Aim of the task | Would you return the lines from the one that contains "Find P(wait >" to the last line of the entries below, exactly and with nothing added?

──────────────────────────────

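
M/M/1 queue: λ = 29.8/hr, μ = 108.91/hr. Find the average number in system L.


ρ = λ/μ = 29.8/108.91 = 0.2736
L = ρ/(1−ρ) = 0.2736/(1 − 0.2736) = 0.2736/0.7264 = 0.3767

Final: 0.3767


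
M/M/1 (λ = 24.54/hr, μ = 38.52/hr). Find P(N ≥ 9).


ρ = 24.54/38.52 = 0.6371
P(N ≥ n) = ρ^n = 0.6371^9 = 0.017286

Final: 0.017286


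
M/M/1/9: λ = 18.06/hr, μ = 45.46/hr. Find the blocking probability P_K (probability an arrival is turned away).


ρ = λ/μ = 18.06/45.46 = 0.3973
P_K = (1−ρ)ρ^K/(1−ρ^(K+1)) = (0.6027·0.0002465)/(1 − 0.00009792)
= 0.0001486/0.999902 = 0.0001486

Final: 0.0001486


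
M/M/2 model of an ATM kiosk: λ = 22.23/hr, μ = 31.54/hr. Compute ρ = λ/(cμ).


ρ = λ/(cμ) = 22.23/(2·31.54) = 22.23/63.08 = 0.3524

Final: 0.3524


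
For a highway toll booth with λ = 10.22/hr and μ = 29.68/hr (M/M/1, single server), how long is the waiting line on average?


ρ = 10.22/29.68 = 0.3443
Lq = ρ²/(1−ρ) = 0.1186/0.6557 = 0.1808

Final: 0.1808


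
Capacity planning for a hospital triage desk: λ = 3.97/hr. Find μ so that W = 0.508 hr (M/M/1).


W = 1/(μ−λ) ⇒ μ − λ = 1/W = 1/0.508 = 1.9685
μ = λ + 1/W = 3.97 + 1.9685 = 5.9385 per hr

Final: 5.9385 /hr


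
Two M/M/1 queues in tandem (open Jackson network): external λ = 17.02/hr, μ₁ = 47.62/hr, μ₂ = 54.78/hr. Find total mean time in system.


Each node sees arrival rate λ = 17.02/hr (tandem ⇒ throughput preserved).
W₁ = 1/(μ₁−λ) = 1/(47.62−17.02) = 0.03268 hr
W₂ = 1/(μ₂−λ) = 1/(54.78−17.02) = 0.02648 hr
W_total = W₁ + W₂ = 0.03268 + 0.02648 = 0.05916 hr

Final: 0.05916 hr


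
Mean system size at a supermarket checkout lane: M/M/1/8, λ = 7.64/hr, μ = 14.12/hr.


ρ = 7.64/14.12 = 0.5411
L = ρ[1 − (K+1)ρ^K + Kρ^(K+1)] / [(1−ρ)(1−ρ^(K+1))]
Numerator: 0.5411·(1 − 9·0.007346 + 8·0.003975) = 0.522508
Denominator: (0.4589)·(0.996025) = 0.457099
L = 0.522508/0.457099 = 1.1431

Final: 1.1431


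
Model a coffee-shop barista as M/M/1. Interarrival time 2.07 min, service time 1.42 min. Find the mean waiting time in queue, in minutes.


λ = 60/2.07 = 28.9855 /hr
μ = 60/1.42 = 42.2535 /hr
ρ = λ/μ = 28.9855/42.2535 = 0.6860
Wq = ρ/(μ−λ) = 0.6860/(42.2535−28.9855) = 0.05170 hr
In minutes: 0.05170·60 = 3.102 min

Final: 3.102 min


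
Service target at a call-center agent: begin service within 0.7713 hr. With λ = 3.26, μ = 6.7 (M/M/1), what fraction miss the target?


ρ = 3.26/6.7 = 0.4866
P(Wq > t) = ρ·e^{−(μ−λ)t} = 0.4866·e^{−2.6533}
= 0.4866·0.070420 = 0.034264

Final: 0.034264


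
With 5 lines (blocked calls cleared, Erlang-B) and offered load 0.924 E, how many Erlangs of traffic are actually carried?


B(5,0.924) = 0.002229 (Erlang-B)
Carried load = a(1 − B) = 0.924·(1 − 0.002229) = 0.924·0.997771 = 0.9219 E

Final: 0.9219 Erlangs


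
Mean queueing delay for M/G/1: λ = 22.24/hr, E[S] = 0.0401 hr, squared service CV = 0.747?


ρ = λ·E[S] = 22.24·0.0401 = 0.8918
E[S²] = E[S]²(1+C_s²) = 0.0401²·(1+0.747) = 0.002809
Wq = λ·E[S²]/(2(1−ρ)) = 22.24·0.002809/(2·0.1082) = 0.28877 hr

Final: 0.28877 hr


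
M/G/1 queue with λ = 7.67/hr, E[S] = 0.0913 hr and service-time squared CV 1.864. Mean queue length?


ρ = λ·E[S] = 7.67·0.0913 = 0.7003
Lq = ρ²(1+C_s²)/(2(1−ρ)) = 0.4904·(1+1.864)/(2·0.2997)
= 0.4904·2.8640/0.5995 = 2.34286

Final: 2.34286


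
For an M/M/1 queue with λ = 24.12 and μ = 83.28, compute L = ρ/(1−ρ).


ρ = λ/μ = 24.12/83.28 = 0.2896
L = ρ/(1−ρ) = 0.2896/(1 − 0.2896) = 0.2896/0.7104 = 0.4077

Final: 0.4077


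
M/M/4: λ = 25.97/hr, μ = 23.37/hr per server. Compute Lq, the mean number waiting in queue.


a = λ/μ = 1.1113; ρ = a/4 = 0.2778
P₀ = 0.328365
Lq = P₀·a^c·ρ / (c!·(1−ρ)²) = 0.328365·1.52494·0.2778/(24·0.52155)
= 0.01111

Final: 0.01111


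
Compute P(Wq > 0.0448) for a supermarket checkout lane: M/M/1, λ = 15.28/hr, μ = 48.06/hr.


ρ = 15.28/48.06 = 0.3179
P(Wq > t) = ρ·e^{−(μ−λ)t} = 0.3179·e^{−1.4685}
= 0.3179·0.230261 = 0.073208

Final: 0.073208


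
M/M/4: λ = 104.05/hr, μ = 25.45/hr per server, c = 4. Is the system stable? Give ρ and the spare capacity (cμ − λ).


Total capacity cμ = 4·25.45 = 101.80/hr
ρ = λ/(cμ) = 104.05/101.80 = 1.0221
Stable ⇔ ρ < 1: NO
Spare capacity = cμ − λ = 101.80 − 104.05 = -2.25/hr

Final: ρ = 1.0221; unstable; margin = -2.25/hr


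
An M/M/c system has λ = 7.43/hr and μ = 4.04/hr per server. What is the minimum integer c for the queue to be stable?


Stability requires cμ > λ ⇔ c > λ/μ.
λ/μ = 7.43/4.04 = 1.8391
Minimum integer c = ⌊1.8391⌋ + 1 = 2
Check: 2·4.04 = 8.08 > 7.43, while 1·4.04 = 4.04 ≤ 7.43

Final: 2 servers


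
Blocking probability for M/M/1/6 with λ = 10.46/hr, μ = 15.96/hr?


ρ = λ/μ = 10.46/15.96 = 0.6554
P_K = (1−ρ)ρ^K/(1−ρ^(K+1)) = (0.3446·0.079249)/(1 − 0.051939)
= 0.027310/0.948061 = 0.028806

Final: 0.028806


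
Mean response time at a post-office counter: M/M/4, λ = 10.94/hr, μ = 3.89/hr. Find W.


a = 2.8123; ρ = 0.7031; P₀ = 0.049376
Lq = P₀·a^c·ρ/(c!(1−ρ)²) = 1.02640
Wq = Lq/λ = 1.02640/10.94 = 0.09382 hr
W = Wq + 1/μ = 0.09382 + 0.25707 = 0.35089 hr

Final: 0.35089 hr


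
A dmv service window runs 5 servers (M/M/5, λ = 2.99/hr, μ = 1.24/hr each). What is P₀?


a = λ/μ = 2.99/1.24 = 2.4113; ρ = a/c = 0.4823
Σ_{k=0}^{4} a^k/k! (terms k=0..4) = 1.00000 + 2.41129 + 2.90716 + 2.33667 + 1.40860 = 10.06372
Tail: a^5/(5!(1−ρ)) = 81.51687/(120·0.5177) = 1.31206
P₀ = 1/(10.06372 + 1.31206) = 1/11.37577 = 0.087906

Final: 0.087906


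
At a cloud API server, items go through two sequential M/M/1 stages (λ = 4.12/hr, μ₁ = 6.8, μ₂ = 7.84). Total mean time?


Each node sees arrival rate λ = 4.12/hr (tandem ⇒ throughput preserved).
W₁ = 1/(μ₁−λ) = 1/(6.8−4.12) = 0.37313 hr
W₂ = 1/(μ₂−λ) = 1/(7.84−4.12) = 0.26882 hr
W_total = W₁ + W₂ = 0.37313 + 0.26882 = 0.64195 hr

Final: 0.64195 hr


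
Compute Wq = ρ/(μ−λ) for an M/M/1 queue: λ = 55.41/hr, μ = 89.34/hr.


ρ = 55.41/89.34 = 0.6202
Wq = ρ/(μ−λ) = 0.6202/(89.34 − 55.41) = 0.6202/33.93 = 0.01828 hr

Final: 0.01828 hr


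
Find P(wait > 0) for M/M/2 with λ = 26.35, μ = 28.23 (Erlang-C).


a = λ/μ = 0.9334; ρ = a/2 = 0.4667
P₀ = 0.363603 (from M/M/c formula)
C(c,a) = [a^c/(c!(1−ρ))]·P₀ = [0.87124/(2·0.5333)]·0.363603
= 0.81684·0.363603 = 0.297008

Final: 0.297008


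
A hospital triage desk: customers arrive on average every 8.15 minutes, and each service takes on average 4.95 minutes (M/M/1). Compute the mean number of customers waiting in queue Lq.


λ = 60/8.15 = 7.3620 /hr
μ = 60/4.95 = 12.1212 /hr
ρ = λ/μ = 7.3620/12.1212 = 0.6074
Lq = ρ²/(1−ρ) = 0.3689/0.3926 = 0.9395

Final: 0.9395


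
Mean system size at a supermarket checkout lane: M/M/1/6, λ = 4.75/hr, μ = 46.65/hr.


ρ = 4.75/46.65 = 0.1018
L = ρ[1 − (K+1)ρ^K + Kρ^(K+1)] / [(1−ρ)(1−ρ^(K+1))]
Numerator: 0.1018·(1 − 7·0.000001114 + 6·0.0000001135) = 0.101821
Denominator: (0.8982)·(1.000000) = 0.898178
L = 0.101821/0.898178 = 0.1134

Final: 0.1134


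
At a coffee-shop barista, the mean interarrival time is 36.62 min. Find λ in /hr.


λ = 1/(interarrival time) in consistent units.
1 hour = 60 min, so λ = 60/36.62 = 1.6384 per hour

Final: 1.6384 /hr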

──────────────────────────────

Exercise output |
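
Find P(wait > 0) for M/M/2 with λ = 26.35, μ = 28.23 (Erlang-C).


a = λ/μ = 0.9334; ρ = a/2 = 0.4667
P₀ = 0.363603 (from M/M/c formula)
C(c,a) = [a^c/(c!(1−ρ))]·P₀ = [0.87124/(2·0.5333)]·0.363603
= 0.81684·0.363603 = 0.297008

Final: 0.297008


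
A hospital triage desk: customers arrive on average every 8.15 minutes, and each service takes on average 4.95 minutes (M/M/1). Compute the mean number of customers waiting in queue Lq.


λ = 60/8.15 = 7.3620 /hr
μ = 60/4.95 = 12.1212 /hr
ρ = λ/μ = 7.3620/12.1212 = 0.6074
Lq = ρ²/(1−ρ) = 0.3689/0.3926 = 0.9395

Final: 0.9395


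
Mean system size at a supermarket checkout lane: M/M/1/6, λ = 4.75/hr, μ = 46.65/hr.


ρ = 4.75/46.65 = 0.1018
L = ρ[1 − (K+1)ρ^K + Kρ^(K+1)] / [(1−ρ)(1−ρ^(K+1))]
Numerator: 0.1018·(1 − 7·0.000001114 + 6·0.0000001135) = 0.101821
Denominator: (0.8982)·(1.000000) = 0.898178
L = 0.101821/0.898178 = 0.1134

Final: 0.1134


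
At a coffee-shop barista, the mean interarrival time is 36.62 min. Find λ in /hr.


λ = 1/(interarrival time) in consistent units.
1 hour = 60 min, so λ = 60/36.62 = 1.6384 per hour

Final: 1.6384 /hr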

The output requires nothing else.